In the listing below, print exactly the lines from the first through the one that contains "G. Dravin's disease: elevated".

::::::

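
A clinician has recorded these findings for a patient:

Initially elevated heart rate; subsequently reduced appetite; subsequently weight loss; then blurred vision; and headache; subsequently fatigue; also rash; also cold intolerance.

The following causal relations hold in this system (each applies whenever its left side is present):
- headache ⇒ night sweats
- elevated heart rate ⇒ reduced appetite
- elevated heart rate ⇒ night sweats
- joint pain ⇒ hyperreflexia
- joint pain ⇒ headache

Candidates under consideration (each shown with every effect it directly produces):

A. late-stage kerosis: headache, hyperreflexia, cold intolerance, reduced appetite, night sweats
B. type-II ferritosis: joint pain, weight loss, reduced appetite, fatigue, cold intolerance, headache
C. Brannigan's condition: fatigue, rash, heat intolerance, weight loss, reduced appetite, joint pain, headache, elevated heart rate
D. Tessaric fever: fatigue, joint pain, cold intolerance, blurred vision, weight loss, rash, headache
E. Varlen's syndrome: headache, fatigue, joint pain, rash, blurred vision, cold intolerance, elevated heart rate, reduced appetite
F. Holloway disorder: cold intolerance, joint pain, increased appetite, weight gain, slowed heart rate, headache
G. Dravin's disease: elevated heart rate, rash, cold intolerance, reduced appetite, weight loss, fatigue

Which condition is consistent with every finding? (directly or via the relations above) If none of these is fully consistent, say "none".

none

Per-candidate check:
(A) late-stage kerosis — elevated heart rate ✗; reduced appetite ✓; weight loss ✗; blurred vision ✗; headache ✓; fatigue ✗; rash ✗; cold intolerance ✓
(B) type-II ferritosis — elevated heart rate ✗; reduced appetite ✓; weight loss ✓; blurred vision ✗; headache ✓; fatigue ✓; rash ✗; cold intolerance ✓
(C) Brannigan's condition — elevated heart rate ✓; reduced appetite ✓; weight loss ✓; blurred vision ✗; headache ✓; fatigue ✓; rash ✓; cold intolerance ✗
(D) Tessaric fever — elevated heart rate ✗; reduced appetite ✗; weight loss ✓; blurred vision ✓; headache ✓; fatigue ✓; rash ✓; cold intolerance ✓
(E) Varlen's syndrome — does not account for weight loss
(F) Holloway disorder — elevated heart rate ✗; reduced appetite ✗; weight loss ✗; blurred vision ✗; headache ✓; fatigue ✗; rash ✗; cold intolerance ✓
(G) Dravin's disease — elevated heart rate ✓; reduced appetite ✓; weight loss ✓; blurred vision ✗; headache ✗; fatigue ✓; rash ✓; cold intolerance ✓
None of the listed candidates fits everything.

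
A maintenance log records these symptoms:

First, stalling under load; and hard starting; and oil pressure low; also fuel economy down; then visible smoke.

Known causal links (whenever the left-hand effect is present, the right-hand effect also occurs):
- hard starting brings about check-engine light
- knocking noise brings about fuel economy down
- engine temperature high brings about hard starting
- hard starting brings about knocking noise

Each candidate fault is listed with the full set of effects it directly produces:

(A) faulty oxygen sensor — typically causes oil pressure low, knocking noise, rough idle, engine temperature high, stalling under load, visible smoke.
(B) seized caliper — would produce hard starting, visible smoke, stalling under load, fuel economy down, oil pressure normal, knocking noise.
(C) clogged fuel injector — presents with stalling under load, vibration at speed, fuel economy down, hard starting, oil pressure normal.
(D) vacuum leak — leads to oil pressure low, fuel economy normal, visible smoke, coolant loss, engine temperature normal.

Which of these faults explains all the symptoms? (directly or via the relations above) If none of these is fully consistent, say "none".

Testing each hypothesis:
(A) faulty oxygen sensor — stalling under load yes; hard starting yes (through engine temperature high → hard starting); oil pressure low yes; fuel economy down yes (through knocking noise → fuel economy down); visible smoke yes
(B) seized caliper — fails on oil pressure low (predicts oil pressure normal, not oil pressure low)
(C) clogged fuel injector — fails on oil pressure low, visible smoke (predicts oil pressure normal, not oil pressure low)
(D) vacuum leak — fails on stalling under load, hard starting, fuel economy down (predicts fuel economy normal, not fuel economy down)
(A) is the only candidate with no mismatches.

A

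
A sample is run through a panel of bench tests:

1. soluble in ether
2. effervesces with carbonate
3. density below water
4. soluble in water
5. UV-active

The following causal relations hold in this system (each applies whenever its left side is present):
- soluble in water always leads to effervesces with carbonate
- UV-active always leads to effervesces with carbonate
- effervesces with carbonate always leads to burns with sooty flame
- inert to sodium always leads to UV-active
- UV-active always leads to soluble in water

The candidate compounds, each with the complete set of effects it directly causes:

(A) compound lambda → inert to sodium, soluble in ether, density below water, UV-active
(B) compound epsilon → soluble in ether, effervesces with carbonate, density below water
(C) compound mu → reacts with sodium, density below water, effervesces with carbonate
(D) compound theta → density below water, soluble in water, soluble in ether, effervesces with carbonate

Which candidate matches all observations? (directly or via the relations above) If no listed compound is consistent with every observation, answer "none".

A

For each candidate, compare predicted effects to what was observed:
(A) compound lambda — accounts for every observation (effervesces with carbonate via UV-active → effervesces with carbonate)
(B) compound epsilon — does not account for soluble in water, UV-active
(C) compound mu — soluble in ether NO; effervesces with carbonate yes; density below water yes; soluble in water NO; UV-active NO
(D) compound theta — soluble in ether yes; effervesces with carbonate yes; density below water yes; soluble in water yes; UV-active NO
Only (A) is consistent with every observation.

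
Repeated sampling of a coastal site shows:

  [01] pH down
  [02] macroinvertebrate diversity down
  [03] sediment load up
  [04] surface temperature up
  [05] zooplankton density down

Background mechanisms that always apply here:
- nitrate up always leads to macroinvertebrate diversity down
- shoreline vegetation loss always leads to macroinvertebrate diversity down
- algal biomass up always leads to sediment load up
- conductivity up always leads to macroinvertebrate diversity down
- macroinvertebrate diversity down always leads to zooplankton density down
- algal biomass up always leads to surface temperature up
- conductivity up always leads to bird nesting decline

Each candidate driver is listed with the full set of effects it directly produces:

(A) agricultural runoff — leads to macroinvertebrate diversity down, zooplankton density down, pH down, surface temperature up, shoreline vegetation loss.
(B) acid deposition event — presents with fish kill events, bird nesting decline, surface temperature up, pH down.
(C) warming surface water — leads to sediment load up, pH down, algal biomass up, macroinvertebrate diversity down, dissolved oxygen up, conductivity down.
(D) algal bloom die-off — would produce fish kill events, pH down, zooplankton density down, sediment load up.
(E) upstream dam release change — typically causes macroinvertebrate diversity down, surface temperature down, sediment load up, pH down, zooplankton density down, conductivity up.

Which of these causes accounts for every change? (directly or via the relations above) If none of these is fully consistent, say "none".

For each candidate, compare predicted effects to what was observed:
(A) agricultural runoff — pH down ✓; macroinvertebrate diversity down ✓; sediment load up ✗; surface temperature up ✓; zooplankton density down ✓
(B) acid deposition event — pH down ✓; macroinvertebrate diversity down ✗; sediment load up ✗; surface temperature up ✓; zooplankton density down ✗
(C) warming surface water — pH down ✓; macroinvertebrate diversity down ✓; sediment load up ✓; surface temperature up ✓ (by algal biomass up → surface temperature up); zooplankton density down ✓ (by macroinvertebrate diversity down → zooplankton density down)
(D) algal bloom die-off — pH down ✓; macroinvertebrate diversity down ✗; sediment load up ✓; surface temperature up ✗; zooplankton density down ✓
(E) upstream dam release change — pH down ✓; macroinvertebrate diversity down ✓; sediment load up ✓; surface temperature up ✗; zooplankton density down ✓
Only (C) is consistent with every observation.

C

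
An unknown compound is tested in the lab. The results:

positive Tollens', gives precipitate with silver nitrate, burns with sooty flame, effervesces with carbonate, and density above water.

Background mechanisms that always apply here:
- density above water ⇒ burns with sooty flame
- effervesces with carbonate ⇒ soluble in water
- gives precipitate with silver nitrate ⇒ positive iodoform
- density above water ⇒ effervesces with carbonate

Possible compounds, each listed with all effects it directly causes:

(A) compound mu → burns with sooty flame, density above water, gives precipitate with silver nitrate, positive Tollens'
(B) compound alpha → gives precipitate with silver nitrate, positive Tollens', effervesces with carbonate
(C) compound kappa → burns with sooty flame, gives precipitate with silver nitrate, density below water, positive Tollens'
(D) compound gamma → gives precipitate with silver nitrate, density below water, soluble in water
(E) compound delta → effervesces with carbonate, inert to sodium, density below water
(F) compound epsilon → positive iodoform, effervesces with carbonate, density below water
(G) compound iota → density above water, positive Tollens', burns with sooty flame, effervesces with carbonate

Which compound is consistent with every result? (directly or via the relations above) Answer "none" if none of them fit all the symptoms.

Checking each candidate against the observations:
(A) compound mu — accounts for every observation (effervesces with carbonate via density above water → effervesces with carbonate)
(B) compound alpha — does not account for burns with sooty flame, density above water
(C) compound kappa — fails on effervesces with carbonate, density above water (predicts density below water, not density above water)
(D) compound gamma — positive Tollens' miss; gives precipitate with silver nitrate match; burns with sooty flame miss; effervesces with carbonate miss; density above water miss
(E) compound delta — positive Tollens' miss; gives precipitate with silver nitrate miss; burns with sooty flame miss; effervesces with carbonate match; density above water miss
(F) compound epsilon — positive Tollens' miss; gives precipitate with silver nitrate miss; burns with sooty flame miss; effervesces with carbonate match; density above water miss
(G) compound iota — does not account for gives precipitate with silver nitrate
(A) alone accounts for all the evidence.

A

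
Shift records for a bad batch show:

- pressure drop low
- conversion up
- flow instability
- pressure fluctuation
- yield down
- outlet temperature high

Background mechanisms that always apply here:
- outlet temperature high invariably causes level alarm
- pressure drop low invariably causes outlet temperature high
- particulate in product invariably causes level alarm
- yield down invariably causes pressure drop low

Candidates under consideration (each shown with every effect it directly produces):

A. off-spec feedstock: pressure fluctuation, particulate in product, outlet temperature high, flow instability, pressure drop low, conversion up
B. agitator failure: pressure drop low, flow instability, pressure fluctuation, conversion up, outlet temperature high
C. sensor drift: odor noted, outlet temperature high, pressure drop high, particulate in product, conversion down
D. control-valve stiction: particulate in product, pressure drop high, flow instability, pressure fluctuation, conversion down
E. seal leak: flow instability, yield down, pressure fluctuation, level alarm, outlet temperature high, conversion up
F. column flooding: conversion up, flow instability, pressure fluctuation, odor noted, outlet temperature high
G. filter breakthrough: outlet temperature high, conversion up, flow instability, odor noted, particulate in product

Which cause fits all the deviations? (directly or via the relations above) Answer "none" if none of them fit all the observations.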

::::::

WORKED SOLUTION:
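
A clinician has recorded these findings for a patient:

Initially elevated heart rate; subsequently reduced appetite; subsequently weight loss; then blurred vision; and headache; subsequently fatigue; also rash; also cold intolerance.

The following causal relations hold in this system (each applies whenever its left side is present):
- headache ⇒ night sweats
- elevated heart rate ⇒ reduced appetite
- elevated heart rate ⇒ night sweats
- joint pain ⇒ hyperreflexia
- joint pain ⇒ headache

Candidates under consideration (each shown with every effect it directly produces):

A. late-stage kerosis: headache, hyperreflexia, cold intolerance, reduced appetite, night sweats
B. type-II ferritosis: joint pain, weight loss, reduced appetite, fatigue, cold intolerance, headache
C. Brannigan's condition: fatigue, rash, heat intolerance, weight loss, reduced appetite, joint pain, headache, elevated heart rate
D. Tessaric fever: fatigue, joint pain, cold intolerance, blurred vision, weight loss, rash, headache
E. Varlen's syndrome: headache, fatigue, joint pain, rash, blurred vision, cold intolerance, elevated heart rate, reduced appetite
F. Holloway disorder: cold intolerance, joint pain, increased appetite, weight gain, slowed heart rate, headache
G. Dravin's disease: elevated heart rate, rash, cold intolerance, reduced appetite, weight loss, fatigue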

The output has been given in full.